AIM OF THE EXERCISE ▸ This task calls for every entry below to be repeated exactly.

DATASET CONTENT ▸
*-*-*

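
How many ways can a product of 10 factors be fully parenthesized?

This is a standard Catalan-number count: the answer is C_n. Here n = 10 - 1 = 9.
C_n = (2n)!/(n!(n+1)!), so C_{9} = 18!/(9! x 10!) = C(18,9)/10 = 48620/10.

Final answer: C_{9} = 4862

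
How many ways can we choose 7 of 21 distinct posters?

C(21,7) = 21!/(7! x 14!).

Final answer: \binom{21}{7} = 116280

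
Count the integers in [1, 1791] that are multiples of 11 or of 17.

Multiples of 11: 162. Multiples of 17: 105. Of both (lcm=187): 9.
By inclusion-exclusion: 162 + 105 - 9.

Final answer: 258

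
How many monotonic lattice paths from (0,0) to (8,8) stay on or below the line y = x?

Total monotonic paths to (8,8): C(16,8) = 12870.
By the reflection principle, paths that go above the diagonal number C(16,9) = 11440.
Valid Dyck paths: 12870 - 11440.
(Equivalently, C_{8} = C(16,8)/9 = 12870/9.)

Final answer: C_{8} = 1430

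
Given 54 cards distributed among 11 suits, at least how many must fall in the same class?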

*-*-*

ANSWER SECTION ▸
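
How many ways can a product of 10 factors be fully parenthesized?

This is a standard Catalan-number count: the answer is C_n. Here n = 10 - 1 = 9.
C_n = (2n)!/(n!(n+1)!), so C_{9} = 18!/(9! x 10!) = C(18,9)/10 = 48620/10.

Final answer: C_{9} = 4862

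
How many ways can we choose 7 of 21 distinct posters?

C(21,7) = 21!/(7! x 14!).

Final answer: \binom{21}{7} = 116280

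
Count the integers in [1, 1791] that are multiples of 11 or of 17.

Multiples of 11: 162. Multiples of 17: 105. Of both (lcm=187): 9.
By inclusion-exclusion: 162 + 105 - 9.

Final answer: 258

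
How many monotonic lattice paths from (0,0) to (8,8) stay on or below the line y = x?

Total monotonic paths to (8,8): C(16,8) = 12870.
By the reflection principle, paths that go above the diagonal number C(16,9) = 11440.
Valid Dyck paths: 12870 - 11440.
(Equivalently, C_{8} = C(16,8)/9 = 12870/9.)

Final answer: C_{8} = 1430

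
Given 54 cards distributed among 11 suits, at least how many must fall in the same class?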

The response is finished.